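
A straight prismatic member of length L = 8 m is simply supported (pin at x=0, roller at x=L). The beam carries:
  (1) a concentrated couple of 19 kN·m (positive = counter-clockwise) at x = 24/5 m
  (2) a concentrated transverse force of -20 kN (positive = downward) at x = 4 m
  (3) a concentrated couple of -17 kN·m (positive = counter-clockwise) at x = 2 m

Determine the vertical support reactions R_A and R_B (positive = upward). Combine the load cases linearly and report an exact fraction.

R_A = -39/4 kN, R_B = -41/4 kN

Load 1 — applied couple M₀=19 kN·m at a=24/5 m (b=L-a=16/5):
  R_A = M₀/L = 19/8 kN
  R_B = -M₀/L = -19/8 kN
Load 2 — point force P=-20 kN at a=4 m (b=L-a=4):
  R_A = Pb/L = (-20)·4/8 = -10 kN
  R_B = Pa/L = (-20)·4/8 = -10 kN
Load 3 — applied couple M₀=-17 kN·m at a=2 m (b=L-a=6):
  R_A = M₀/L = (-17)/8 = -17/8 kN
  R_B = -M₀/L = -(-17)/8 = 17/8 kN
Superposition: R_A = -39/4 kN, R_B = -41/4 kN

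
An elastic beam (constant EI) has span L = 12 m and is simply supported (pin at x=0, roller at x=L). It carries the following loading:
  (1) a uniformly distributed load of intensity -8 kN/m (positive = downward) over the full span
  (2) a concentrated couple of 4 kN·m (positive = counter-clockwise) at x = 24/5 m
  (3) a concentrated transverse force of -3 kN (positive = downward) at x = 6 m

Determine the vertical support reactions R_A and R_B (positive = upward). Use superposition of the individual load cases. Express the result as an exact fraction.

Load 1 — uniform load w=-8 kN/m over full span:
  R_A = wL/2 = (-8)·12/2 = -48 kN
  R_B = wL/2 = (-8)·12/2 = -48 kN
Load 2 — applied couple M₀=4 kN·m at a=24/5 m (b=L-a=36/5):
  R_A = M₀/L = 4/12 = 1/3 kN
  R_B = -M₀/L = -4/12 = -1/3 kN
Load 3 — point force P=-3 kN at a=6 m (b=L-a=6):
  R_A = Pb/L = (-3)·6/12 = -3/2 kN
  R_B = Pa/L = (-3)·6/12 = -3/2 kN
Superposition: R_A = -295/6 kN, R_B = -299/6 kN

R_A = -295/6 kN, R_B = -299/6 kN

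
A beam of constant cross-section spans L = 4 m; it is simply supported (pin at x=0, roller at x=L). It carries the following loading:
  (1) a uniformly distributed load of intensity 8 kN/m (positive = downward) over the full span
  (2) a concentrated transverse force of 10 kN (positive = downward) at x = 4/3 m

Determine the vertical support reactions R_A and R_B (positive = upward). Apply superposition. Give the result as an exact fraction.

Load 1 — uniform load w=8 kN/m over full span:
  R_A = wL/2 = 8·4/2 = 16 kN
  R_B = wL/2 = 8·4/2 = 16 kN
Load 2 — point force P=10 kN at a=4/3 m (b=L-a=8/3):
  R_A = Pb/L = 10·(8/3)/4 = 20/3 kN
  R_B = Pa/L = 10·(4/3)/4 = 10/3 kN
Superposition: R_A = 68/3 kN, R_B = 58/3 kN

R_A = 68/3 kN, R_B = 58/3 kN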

----

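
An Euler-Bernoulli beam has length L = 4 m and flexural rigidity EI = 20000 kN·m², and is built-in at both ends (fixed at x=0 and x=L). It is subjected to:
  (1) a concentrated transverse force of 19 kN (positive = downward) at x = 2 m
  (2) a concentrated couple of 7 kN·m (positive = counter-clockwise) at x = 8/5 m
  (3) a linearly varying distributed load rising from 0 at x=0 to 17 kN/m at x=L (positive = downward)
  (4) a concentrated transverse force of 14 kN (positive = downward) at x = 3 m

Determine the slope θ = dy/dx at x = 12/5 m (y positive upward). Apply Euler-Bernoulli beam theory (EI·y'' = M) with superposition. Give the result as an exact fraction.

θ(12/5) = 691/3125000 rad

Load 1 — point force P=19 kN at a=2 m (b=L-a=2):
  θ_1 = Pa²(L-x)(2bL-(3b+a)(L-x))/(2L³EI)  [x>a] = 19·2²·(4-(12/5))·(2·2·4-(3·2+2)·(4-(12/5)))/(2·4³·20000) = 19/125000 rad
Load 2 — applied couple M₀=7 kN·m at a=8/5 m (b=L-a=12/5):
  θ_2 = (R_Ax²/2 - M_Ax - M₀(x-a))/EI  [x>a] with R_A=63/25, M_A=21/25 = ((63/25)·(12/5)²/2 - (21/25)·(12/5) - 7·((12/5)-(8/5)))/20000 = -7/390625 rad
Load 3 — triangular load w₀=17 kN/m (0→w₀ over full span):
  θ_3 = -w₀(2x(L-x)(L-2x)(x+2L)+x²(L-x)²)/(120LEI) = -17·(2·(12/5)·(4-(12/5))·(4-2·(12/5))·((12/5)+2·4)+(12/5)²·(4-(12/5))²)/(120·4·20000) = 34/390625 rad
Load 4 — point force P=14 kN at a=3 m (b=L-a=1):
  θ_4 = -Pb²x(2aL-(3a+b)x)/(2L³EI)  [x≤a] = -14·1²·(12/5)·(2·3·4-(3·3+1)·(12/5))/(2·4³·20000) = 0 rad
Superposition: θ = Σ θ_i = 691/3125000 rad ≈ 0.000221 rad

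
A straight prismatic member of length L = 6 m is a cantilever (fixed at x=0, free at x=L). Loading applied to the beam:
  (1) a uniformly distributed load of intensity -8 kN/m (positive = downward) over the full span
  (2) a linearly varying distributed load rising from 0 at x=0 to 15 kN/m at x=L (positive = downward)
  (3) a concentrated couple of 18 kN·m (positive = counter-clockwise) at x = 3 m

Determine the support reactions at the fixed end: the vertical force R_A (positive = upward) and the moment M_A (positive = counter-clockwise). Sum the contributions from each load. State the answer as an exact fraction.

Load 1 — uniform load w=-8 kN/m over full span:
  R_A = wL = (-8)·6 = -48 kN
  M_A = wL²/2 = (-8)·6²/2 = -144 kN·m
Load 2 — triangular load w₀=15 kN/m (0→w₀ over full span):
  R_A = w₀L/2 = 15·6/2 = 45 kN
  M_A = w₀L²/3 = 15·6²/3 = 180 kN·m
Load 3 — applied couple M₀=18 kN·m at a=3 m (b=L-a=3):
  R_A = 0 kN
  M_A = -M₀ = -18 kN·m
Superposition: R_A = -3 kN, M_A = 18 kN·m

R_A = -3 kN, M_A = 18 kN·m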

----

● **DESCRIPTION OF THE TASK**:
The listing above holds a line with "(1) a uniformly distributed load of intensity 8" and a line with "(2) a concentrated transverse force of 10". Print the stretch from the first through the second, exactly and alone.

● **EXPECTED ANSWER**:
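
  (1) a uniformly distributed load of intensity 8 kN/m (positive = downward) over the full span
  (2) a concentrated transverse force of 10 kN (positive = downward) at x = 4/3 m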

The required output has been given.